* [WHAT YOU SHOULD DO]
From the line that contains "Answer: 120681138" to the last line of the entries, write each line out exactly; include both ends and nothing else.

* [EXCERPTED RECORDS]
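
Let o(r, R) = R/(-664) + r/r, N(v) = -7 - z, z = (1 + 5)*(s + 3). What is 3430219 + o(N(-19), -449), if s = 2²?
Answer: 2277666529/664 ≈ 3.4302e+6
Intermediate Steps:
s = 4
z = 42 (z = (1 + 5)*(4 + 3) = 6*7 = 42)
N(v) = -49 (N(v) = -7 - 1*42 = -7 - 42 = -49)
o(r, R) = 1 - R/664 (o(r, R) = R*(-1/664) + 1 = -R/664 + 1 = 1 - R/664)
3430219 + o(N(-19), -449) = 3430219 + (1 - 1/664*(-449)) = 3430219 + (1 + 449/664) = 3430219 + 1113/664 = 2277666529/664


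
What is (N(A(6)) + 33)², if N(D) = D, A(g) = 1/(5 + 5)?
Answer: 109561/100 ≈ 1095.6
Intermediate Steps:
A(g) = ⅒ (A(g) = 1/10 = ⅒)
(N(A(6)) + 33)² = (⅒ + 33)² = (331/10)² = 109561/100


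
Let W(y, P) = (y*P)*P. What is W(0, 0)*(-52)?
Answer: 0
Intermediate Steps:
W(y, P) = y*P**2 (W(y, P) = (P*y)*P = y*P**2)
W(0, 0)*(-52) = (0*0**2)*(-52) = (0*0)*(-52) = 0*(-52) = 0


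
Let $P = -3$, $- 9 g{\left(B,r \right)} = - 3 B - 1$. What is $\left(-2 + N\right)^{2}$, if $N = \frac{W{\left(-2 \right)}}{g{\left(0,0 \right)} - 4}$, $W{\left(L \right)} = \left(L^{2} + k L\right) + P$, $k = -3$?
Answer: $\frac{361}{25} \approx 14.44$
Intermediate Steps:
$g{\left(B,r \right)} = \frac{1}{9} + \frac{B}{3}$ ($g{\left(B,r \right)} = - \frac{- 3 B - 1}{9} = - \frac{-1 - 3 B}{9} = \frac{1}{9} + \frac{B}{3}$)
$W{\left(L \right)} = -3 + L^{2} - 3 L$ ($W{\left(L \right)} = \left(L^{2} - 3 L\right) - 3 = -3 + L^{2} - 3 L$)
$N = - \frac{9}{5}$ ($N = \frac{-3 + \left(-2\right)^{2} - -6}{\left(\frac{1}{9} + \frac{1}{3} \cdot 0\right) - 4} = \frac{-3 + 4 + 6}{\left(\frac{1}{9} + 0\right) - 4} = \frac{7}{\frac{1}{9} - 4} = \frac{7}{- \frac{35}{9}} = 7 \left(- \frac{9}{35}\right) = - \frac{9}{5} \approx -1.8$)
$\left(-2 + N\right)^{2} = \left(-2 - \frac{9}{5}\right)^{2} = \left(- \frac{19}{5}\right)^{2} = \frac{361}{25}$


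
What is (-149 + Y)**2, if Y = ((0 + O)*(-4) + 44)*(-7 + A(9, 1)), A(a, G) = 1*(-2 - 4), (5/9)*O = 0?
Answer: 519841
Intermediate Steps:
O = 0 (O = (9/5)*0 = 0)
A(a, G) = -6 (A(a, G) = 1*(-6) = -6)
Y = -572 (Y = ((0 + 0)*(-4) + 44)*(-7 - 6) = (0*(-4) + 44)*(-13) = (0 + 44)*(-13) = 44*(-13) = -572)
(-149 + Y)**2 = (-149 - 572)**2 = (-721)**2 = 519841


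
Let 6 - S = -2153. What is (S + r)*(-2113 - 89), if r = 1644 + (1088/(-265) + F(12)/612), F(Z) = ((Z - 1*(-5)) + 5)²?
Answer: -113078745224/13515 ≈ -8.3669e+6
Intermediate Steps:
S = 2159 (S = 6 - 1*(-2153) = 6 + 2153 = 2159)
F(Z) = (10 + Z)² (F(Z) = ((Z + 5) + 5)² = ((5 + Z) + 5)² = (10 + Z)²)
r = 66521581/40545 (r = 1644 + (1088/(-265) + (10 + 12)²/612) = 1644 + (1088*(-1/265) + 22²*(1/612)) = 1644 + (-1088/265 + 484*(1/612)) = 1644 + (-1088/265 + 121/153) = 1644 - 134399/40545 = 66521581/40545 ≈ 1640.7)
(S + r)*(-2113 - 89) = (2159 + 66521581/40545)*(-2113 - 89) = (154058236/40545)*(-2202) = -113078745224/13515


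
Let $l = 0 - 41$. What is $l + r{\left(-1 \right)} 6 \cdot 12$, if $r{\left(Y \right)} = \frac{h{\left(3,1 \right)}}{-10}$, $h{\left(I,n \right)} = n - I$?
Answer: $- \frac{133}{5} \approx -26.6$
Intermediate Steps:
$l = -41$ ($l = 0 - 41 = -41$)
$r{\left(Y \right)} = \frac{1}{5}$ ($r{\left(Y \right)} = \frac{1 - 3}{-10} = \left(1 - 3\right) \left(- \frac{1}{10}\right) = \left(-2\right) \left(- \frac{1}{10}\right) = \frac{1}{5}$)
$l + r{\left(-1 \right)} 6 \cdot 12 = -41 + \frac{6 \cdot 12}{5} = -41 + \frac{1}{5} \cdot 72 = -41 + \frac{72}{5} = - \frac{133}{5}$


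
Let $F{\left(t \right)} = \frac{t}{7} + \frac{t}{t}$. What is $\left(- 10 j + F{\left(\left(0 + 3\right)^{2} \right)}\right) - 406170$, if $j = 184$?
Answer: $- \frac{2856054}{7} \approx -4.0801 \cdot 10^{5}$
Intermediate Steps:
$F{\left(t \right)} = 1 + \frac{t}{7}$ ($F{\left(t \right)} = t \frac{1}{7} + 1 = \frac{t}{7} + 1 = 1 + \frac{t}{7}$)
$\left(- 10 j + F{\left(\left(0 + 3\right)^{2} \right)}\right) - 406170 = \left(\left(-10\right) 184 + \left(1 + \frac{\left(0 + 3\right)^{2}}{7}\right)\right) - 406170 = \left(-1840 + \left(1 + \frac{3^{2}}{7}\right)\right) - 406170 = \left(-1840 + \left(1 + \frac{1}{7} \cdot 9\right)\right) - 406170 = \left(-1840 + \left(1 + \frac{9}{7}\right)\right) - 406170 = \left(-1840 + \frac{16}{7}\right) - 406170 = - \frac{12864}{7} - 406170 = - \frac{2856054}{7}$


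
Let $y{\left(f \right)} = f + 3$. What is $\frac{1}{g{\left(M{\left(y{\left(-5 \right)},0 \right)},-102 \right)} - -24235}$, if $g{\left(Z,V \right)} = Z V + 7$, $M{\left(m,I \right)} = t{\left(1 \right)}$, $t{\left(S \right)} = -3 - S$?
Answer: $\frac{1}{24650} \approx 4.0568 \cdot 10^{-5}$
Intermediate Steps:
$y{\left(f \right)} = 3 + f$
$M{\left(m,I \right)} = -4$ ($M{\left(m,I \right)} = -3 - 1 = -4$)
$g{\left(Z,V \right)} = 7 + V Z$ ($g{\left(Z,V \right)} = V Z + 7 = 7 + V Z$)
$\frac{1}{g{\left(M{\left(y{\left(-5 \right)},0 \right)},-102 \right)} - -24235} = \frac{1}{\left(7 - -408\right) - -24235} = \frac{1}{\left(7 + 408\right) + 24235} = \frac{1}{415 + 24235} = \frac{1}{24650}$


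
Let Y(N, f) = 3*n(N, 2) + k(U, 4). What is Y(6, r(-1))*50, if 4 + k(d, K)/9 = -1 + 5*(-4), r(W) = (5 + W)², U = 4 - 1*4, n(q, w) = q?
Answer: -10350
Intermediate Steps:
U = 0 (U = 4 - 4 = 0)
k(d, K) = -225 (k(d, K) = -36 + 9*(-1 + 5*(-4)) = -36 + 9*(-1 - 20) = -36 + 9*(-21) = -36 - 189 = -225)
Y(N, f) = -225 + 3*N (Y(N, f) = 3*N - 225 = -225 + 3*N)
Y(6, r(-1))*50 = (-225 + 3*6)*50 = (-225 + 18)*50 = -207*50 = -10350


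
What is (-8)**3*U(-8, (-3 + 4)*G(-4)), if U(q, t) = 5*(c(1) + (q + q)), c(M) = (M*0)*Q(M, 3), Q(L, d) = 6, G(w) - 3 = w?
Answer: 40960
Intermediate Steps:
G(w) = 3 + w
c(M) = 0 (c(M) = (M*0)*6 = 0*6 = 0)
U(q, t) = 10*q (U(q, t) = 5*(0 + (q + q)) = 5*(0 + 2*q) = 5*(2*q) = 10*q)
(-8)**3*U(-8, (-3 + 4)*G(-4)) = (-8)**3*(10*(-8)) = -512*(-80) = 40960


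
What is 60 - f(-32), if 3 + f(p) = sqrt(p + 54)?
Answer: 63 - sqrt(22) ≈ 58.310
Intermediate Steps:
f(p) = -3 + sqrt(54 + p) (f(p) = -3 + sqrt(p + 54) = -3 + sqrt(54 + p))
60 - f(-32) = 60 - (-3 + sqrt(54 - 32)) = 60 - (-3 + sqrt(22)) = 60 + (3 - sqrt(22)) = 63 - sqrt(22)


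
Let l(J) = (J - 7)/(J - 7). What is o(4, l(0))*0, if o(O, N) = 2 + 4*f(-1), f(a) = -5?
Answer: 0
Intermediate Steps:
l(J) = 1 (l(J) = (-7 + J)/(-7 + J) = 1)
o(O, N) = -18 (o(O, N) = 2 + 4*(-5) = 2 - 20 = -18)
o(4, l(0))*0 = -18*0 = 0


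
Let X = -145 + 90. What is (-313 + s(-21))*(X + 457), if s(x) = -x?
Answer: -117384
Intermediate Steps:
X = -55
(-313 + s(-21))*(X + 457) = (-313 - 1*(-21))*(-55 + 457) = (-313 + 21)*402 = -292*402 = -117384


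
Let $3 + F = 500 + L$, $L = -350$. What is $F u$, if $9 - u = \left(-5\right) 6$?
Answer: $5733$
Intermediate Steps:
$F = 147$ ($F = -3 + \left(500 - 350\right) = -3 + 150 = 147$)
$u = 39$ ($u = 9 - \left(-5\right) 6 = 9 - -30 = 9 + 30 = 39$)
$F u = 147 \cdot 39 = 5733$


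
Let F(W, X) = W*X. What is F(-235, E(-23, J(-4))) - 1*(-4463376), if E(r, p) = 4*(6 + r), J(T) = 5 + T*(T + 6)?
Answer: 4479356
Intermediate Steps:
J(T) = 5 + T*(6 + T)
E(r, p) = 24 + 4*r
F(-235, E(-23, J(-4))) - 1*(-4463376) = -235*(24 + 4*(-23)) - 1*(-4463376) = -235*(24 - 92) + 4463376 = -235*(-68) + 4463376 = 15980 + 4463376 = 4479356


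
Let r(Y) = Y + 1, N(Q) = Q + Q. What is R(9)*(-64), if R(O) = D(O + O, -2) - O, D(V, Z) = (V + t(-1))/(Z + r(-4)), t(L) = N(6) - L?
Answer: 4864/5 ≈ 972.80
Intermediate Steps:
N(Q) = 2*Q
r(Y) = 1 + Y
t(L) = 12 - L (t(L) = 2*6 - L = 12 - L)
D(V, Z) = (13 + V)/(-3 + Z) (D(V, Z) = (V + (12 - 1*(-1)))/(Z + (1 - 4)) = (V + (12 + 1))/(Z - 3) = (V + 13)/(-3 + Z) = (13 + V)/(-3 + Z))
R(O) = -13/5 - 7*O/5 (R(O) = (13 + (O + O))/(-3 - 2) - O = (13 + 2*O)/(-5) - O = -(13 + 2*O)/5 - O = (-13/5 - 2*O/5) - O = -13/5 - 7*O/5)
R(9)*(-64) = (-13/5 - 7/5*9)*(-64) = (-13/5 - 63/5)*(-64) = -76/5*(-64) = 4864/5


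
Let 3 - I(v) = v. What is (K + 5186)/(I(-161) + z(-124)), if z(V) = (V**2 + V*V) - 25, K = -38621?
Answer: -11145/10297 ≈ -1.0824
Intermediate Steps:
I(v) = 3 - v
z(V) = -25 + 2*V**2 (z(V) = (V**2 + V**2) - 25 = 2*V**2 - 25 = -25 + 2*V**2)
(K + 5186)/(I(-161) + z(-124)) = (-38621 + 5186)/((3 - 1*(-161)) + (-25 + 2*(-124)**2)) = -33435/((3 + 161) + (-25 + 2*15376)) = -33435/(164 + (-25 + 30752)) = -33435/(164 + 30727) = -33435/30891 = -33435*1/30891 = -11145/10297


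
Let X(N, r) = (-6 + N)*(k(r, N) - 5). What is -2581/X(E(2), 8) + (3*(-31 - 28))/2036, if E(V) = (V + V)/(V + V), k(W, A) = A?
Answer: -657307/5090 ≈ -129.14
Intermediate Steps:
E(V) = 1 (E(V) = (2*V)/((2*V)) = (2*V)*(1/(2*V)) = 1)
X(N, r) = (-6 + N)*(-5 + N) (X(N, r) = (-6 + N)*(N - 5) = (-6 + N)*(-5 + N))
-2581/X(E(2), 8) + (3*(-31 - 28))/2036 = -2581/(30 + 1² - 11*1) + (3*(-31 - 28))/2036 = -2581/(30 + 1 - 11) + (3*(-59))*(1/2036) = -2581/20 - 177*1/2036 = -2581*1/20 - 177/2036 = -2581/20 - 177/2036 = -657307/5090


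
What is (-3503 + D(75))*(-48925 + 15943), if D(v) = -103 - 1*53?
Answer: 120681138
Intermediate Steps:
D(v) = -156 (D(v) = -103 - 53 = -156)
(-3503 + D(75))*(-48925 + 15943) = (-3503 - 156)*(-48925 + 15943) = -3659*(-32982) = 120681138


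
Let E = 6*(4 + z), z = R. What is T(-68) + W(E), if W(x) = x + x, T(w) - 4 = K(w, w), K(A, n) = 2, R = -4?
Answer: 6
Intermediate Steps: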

* [SOLUTION FOR THIS TASK]
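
Answer: 120681138
Intermediate Steps:
D(v) = -156 (D(v) = -103 - 53 = -156)
(-3503 + D(75))*(-48925 + 15943) = (-3503 - 156)*(-48925 + 15943) = -3659*(-32982) = 120681138


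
Let E = 6*(4 + z), z = R. What is T(-68) + W(E), if W(x) = x + x, T(w) - 4 = K(w, w), K(A, n) = 2, R = -4?
Answer: 6
Intermediate Steps: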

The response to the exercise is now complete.